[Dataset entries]
--- --- ---

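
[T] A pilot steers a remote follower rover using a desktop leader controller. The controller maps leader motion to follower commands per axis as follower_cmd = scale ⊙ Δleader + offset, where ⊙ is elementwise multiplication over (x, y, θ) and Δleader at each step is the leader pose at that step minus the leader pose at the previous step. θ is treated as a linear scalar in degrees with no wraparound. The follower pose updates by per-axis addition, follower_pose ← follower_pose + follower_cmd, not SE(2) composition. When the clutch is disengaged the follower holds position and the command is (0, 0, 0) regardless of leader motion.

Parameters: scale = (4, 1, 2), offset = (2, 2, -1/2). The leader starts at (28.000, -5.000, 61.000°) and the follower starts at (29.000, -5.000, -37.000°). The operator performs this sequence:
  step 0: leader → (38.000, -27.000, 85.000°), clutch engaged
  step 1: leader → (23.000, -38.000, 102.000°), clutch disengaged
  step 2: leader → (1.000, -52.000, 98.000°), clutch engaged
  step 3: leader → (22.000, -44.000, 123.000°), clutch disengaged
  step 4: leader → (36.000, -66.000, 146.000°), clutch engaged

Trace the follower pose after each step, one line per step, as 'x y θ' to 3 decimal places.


step 0: Δleader=(10.000, -22.000, 24.000°), engaged; cmd=(42.000, -20.000, 47.500°) → follower=(71.000, -25.000, 10.500°)
step 1: Δleader=(-15.000, -11.000, 17.000°), disengaged; cmd=(0,0,0) → follower holds at (71.000, -25.000, 10.500°)
step 2: Δleader=(-22.000, -14.000, -4.000°), engaged; cmd=(-86.000, -12.000, -8.500°) → follower=(-15.000, -37.000, 2.000°)
step 3: Δleader=(21.000, 8.000, 25.000°), disengaged; cmd=(0,0,0) → follower holds at (-15.000, -37.000, 2.000°)
step 4: Δleader=(14.000, -22.000, 23.000°), engaged; cmd=(58.000, -20.000, 45.500°) → follower=(43.000, -57.000, 47.500°)

71.000 -25.000 10.500
71.000 -25.000 10.500
-15.000 -37.000 2.000
-15.000 -37.000 2.000
43.000 -57.000 47.500


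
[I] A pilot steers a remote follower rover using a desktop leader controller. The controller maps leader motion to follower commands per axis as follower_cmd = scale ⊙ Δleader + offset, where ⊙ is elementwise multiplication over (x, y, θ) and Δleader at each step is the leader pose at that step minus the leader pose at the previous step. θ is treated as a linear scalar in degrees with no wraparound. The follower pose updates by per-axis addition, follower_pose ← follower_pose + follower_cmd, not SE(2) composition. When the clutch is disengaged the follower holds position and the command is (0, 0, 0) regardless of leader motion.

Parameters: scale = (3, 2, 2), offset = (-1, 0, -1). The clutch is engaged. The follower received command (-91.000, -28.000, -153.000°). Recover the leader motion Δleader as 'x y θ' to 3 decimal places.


-30.000 -14.000 -76.000

axis x: (-91.000 − -1) / (3) = -30.000
axis y: (-28.000 − 0) / (2) = -14.000
axis θ: (-153.000 − -1) / (2) = -76.000


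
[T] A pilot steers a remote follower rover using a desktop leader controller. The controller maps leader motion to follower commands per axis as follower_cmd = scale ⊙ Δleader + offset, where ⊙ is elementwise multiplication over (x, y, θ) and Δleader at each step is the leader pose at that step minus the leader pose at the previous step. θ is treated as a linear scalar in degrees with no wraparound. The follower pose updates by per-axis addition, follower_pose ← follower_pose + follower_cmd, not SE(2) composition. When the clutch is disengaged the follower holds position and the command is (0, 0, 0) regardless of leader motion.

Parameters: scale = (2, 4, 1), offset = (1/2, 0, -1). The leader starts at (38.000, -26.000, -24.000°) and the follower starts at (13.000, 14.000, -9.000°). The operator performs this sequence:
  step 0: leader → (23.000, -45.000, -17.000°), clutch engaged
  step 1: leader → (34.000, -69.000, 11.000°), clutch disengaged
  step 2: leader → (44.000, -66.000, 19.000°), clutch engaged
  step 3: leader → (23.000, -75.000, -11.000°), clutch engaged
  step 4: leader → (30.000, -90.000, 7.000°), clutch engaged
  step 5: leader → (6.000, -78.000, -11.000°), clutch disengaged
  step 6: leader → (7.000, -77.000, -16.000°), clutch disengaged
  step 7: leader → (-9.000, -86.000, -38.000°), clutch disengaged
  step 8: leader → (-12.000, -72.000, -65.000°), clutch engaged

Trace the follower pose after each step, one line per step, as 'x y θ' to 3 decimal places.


step 0: Δleader=(-15.000, -19.000, 7.000°), engaged; cmd=(-29.500, -76.000, 6.000°) → follower=(-16.500, -62.000, -3.000°)
step 1: Δleader=(11.000, -24.000, 28.000°), disengaged; cmd=(0,0,0) → follower holds at (-16.500, -62.000, -3.000°)
step 2: Δleader=(10.000, 3.000, 8.000°), engaged; cmd=(20.500, 12.000, 7.000°) → follower=(4.000, -50.000, 4.000°)
step 3: Δleader=(-21.000, -9.000, -30.000°), engaged; cmd=(-41.500, -36.000, -31.000°) → follower=(-37.500, -86.000, -27.000°)
step 4: Δleader=(7.000, -15.000, 18.000°), engaged; cmd=(14.500, -60.000, 17.000°) → follower=(-23.000, -146.000, -10.000°)
step 5: Δleader=(-24.000, 12.000, -18.000°), disengaged; cmd=(0,0,0) → follower holds at (-23.000, -146.000, -10.000°)
step 6: Δleader=(1.000, 1.000, -5.000°), disengaged; cmd=(0,0,0) → follower holds at (-23.000, -146.000, -10.000°)
step 7: Δleader=(-16.000, -9.000, -22.000°), disengaged; cmd=(0,0,0) → follower holds at (-23.000, -146.000, -10.000°)
step 8: Δleader=(-3.000, 14.000, -27.000°), engaged; cmd=(-5.500, 56.000, -28.000°) → follower=(-28.500, -90.000, -38.000°)

-16.500 -62.000 -3.000
-16.500 -62.000 -3.000
4.000 -50.000 4.000
-37.500 -86.000 -27.000
-23.000 -146.000 -10.000
-23.000 -146.000 -10.000
-23.000 -146.000 -10.000
-23.000 -146.000 -10.000
-28.500 -90.000 -38.000


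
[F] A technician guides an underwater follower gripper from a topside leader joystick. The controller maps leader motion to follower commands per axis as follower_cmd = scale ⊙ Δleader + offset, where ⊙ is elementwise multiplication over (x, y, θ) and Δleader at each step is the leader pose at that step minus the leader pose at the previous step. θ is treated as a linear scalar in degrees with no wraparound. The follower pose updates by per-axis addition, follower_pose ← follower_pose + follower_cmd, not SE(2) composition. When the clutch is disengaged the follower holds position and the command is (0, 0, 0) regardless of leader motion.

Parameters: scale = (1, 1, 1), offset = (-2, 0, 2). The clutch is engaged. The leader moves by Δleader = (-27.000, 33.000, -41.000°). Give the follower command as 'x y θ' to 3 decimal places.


axis x: 1·-27.000 + -2 = -29.000
axis y: 1·33.000 + 0 = 33.000
axis θ: 1·-41.000 + 2 = -39.000

-29.000 33.000 -39.000


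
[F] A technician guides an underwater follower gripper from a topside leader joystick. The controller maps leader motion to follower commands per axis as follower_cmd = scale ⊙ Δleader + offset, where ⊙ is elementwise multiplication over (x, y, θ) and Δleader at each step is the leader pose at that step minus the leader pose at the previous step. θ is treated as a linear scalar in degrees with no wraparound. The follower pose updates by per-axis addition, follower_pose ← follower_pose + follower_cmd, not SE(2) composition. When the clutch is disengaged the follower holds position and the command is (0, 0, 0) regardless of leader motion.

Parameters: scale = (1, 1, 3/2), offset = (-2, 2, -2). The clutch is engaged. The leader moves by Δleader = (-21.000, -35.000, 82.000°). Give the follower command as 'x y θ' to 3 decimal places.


axis x: 1·-21.000 + -2 = -23.000
axis y: 1·-35.000 + 2 = -33.000
axis θ: 3/2·82.000 + -2 = 121.000

-23.000 -33.000 121.000


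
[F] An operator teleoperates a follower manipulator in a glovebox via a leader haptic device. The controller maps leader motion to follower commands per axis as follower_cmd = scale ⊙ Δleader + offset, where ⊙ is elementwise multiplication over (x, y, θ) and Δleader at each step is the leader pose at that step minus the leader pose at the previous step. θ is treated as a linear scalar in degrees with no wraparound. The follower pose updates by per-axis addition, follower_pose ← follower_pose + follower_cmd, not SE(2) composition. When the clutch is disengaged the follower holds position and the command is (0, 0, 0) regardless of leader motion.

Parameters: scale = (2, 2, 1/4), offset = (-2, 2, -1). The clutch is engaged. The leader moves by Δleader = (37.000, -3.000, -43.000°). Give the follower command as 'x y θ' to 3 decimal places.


72.000 -4.000 -11.750

axis x: 2·37.000 + -2 = 72.000
axis y: 2·-3.000 + 2 = -4.000
axis θ: 1/4·-43.000 + -1 = -11.750


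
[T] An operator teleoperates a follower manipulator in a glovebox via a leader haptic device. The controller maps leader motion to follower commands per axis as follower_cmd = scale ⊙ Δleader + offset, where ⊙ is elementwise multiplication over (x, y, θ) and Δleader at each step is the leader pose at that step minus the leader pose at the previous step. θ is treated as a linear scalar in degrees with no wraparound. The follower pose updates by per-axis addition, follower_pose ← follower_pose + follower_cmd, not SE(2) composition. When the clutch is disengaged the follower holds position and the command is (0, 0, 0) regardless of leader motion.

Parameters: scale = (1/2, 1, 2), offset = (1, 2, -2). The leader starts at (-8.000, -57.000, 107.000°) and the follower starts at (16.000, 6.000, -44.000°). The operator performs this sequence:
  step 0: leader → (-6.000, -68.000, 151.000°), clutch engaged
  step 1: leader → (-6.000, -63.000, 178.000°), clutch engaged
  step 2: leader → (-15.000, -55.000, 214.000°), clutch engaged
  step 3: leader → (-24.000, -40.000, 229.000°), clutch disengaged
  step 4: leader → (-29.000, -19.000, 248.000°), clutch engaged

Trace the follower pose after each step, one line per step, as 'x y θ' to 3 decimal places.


step 0: Δleader=(2.000, -11.000, 44.000°), engaged; cmd=(2.000, -9.000, 86.000°) → follower=(18.000, -3.000, 42.000°)
step 1: Δleader=(0.000, 5.000, 27.000°), engaged; cmd=(1.000, 7.000, 52.000°) → follower=(19.000, 4.000, 94.000°)
step 2: Δleader=(-9.000, 8.000, 36.000°), engaged; cmd=(-3.500, 10.000, 70.000°) → follower=(15.500, 14.000, 164.000°)
step 3: Δleader=(-9.000, 15.000, 15.000°), disengaged; cmd=(0,0,0) → follower holds at (15.500, 14.000, 164.000°)
step 4: Δleader=(-5.000, 21.000, 19.000°), engaged; cmd=(-1.500, 23.000, 36.000°) → follower=(14.000, 37.000, 200.000°)

18.000 -3.000 42.000
19.000 4.000 94.000
15.500 14.000 164.000
15.500 14.000 164.000
14.000 37.000 200.000


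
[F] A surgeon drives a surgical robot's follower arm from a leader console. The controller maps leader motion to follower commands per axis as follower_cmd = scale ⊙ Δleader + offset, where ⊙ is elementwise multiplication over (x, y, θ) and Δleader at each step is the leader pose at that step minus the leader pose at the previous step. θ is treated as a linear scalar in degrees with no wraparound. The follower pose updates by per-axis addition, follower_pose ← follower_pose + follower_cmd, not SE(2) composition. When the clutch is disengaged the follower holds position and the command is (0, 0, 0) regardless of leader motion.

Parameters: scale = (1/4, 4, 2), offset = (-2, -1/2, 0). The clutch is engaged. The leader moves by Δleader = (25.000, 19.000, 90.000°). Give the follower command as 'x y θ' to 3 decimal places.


4.250 75.500 180.000

axis x: 1/4·25.000 + -2 = 4.250
axis y: 4·19.000 + -1/2 = 75.500
axis θ: 2·90.000 + 0 = 180.000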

--- --- ---

» Problem details
Pull out each line of the records holding the string "starts".

» Response area
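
Parameters: scale = (4, 1, 2), offset = (2, 2, -1/2). The leader starts at (28.000, -5.000, 61.000°) and the follower starts at (29.000, -5.000, -37.000°). The operator performs this sequence:
Parameters: scale = (2, 4, 1), offset = (1/2, 0, -1). The leader starts at (38.000, -26.000, -24.000°) and the follower starts at (13.000, 14.000, -9.000°). The operator performs this sequence:
Parameters: scale = (1/2, 1, 2), offset = (1, 2, -2). The leader starts at (-8.000, -57.000, 107.000°) and the follower starts at (16.000, 6.000, -44.000°). The operator performs this sequence: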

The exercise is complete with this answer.